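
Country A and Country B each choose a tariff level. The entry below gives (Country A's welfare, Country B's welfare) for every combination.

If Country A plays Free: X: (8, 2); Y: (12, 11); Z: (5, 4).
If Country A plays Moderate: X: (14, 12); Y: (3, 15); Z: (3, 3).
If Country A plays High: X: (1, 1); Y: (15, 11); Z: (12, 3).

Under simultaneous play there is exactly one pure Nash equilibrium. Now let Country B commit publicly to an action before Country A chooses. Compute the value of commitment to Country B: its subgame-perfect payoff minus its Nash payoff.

Backward induction with Country B moving first.
- X: BR = Moderate, leader payoff 12.
- Y: BR = High, leader payoff 11.
- Z: BR = High, leader payoff 3.
Among 12, 11, 3, the best is 12 at X. Subgame-perfect outcome: (Moderate, X) with payoffs (14, 12).
Now find the simultaneous Nash equilibrium.
Country A's best replies: X→Moderate; Y→High; Z→High.
Country B's best replies: Free→Y; Moderate→Y; High→Y.
The unique mutual best reply is (High, Y), giving (15, 11).
Country B's commitment gain: 12 − 11 = 1.

1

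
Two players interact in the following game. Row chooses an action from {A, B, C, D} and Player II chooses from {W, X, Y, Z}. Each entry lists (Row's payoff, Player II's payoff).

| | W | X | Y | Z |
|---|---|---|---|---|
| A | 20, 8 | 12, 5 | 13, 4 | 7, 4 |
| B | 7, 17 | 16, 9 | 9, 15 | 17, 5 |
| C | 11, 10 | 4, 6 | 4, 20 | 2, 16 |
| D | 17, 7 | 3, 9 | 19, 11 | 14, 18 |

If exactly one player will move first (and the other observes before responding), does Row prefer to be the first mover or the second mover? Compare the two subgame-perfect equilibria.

first

If Row leads: Player II's best replies are A→W, B→W, C→Y, D→Z; Row's induced payoffs 20, 7, 4, 14; outcome (A, W), payoffs (20, 8).
If Player II leads: Row's best replies are W→A, X→B, Y→D, Z→B; Player II's induced payoffs 8, 9, 11, 5; outcome (D, Y), payoffs (19, 11).
Row gets 20 moving first and 19 moving second, so Row prefers to move first.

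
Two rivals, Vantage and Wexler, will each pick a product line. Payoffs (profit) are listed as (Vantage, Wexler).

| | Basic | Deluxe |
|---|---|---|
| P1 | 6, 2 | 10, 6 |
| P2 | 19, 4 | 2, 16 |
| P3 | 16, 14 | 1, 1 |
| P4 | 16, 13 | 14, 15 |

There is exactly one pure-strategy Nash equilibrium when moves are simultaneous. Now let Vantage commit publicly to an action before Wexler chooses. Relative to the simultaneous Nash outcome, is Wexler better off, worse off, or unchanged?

worse off

Solve by backward induction (Vantage leads).
- P1: BR = Deluxe, leader payoff 10.
- P2: BR = Deluxe, leader payoff 2.
- P3: BR = Basic, leader payoff 16.
- P4: BR = Deluxe, leader payoff 14.
Among 10, 2, 16, 14, the best is 16 at P3. Subgame-perfect outcome: (P3, Basic) with payoffs (16, 14).
For the simultaneous game, intersect best replies.
Vantage's best replies: Basic→P2; Deluxe→P4.
Wexler's best replies: P1→Deluxe; P2→Deluxe; P3→Basic; P4→Deluxe.
Only (P4, Deluxe) has each player best-responding; Nash payoffs (14, 15).
Wexler earns 14 sequentially versus 15 at the Nash outcome: worse off.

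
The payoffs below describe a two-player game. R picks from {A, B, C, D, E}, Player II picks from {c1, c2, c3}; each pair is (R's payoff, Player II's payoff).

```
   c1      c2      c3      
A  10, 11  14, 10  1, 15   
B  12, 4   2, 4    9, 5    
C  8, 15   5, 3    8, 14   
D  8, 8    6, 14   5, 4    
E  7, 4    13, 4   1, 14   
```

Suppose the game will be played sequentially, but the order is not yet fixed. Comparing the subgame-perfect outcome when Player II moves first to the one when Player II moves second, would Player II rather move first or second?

first

If R leads: Player II's best replies are A→c3, B→c3, C→c1, D→c2, E→c3; R's induced payoffs 1, 9, 8, 6, 1; outcome (B, c3), payoffs (9, 5).
If Player II leads: R's best replies are c1→B, c2→A, c3→B; Player II's induced payoffs 4, 10, 5; outcome (A, c2), payoffs (14, 10).
Player II gets 10 moving first and 5 moving second, so Player II prefers to move first.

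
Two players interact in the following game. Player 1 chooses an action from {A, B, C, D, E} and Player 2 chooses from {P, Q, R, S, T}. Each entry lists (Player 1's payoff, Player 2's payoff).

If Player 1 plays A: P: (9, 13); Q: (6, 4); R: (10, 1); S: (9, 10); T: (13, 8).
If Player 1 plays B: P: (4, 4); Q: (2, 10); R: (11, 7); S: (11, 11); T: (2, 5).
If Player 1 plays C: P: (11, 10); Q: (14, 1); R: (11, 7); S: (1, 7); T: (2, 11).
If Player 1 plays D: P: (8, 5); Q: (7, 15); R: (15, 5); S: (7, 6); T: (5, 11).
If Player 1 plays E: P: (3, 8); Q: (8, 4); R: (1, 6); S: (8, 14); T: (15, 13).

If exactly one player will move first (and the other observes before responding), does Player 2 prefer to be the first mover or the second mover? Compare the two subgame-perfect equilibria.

first

If Player 1 leads: Player 2's best replies are A→P, B→S, C→T, D→Q, E→S; Player 1's induced payoffs 9, 11, 2, 7, 8; outcome (B, S), payoffs (11, 11).
If Player 2 leads: Player 1's best replies are P→C, Q→C, R→D, S→B, T→E; Player 2's induced payoffs 10, 1, 5, 11, 13; outcome (E, T), payoffs (15, 13).
Player 2 gets 13 moving first and 11 moving second, so Player 2 prefers to move first.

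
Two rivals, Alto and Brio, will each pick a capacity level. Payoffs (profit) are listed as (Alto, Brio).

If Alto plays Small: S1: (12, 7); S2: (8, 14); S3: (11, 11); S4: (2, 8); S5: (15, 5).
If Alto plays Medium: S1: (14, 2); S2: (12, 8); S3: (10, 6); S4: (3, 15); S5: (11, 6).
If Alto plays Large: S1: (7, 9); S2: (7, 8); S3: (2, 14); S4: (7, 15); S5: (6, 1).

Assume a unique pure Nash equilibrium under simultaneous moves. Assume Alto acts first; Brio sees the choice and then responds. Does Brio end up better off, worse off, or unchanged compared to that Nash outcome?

Brio best-responds to each possible Alto move:
- Small: Brio compares 7, 14, 11, 8, 5 and picks S2; Alto would get 8.
- Medium: Brio compares 2, 8, 6, 15, 6 and picks S4; Alto would get 3.
- Large: Brio compares 9, 8, 14, 15, 1 and picks S4; Alto would get 7.
Maximizing over 8, 3, 7, Alto chooses Small. Subgame-perfect outcome: (Small, S2) with payoffs (8, 14).
Under simultaneous play:
Alto's best replies: S1→Medium; S2→Medium; S3→Small; S4→Large; S5→Small.
Brio's best replies: Small→S2; Medium→S4; Large→S4.
Only (Large, S4) has each player best-responding; Nash payoffs (7, 15).
Brio earns 14 sequentially versus 15 at the Nash outcome: worse off.

worse off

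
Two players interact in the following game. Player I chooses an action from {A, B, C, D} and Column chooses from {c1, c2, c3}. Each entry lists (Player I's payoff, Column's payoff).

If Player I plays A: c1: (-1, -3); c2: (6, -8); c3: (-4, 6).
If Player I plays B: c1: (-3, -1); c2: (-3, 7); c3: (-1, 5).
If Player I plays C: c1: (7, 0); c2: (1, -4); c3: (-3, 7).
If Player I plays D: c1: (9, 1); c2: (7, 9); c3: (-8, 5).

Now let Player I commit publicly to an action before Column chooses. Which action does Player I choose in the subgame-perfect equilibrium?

D

Solve by backward induction (Player I leads).
- A: BR = c3, leader payoff -4.
- B: BR = c2, leader payoff -3.
- C: BR = c3, leader payoff -3.
- D: BR = c2, leader payoff 7.
Among -4, -3, -3, 7, the best is 7 at D. Subgame-perfect outcome: (D, c2) with payoffs (7, 9).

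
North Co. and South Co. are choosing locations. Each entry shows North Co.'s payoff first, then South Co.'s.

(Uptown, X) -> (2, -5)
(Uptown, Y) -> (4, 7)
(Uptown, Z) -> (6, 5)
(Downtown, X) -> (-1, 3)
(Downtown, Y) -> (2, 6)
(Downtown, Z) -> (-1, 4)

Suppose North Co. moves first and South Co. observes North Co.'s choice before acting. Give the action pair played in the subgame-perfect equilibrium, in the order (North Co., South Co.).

Work backward from South Co.'s decision.
- Uptown: South Co. compares -5, 7, 5 and picks Y; North Co. would get 4.
- Downtown: South Co. compares 3, 6, 4 and picks Y; North Co. would get 2.
North Co.'s induced payoffs are 4, 2, so North Co. commits to Uptown. Subgame-perfect outcome: (Uptown, Y) with payoffs (4, 7).

(Uptown, Y)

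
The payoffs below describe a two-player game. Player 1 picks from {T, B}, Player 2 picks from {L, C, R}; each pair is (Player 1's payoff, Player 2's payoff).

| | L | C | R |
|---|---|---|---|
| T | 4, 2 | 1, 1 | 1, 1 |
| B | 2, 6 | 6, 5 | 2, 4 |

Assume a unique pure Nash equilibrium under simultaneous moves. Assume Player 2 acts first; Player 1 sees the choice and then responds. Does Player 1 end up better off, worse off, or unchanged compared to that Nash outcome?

Player 1 best-responds to each possible Player 2 move:
- L: Player 1 compares 4, 2 and picks T; Player 2 would get 2.
- C: Player 1 compares 1, 6 and picks B; Player 2 would get 5.
- R: Player 1 compares 1, 2 and picks B; Player 2 would get 4.
Maximizing over 2, 5, 4, Player 2 chooses C. Subgame-perfect outcome: (B, C) with payoffs (6, 5).
Under simultaneous play:
Player 1's best replies: L→T; C→B; R→B.
Player 2's best replies: T→L; B→L.
The unique mutual best reply is (T, L), giving (4, 2).
Player 1 earns 6 sequentially versus 4 at the Nash outcome: better off.

better off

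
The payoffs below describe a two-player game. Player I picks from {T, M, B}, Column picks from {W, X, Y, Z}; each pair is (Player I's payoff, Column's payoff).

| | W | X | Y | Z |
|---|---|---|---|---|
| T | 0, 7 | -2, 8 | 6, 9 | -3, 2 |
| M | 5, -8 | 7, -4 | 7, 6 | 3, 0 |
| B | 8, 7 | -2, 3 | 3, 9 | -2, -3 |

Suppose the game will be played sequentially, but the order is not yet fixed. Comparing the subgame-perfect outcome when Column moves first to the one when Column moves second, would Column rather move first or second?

If Player I leads: Column's best replies are T→Y, M→Y, B→Y; Player I's induced payoffs 6, 7, 3; outcome (M, Y), payoffs (7, 6).
If Column leads: Player I's best replies are W→B, X→M, Y→M, Z→M; Column's induced payoffs 7, -4, 6, 0; outcome (B, W), payoffs (8, 7).
Column gets 7 moving first and 6 moving second, so Column prefers to move first.

first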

++++++++++

**Work item**. Exactly as they appear, retype the lines from the start of the records through the line containing "11 | 14, 18 |".

**Task response**.
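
Country A and Country B each choose a tariff level. The entry below gives (Country A's welfare, Country B's welfare) for every combination.

If Country A plays Free: X: (8, 2); Y: (12, 11); Z: (5, 4).
If Country A plays Moderate: X: (14, 12); Y: (3, 15); Z: (3, 3).
If Country A plays High: X: (1, 1); Y: (15, 11); Z: (12, 3).

Under simultaneous play there is exactly one pure Nash equilibrium. Now let Country B commit publicly to an action before Country A chooses. Compute the value of commitment to Country B: its subgame-perfect payoff minus its Nash payoff.

Backward induction with Country B moving first.
- X: BR = Moderate, leader payoff 12.
- Y: BR = High, leader payoff 11.
- Z: BR = High, leader payoff 3.
Among 12, 11, 3, the best is 12 at X. Subgame-perfect outcome: (Moderate, X) with payoffs (14, 12).
Now find the simultaneous Nash equilibrium.
Country A's best replies: X→Moderate; Y→High; Z→High.
Country B's best replies: Free→Y; Moderate→Y; High→Y.
The unique mutual best reply is (High, Y), giving (15, 11).
Country B's commitment gain: 12 − 11 = 1.

1

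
Two players interact in the following game. Row chooses an action from {A, B, C, D} and Player II chooses from {W, X, Y, Z}. Each entry lists (Row's payoff, Player II's payoff).

| | W | X | Y | Z |
|---|---|---|---|---|
| A | 20, 8 | 12, 5 | 13, 4 | 7, 4 |
| B | 7, 17 | 16, 9 | 9, 15 | 17, 5 |
| C | 11, 10 | 4, 6 | 4, 20 | 2, 16 |
| D | 17, 7 | 3, 9 | 19, 11 | 14, 18 |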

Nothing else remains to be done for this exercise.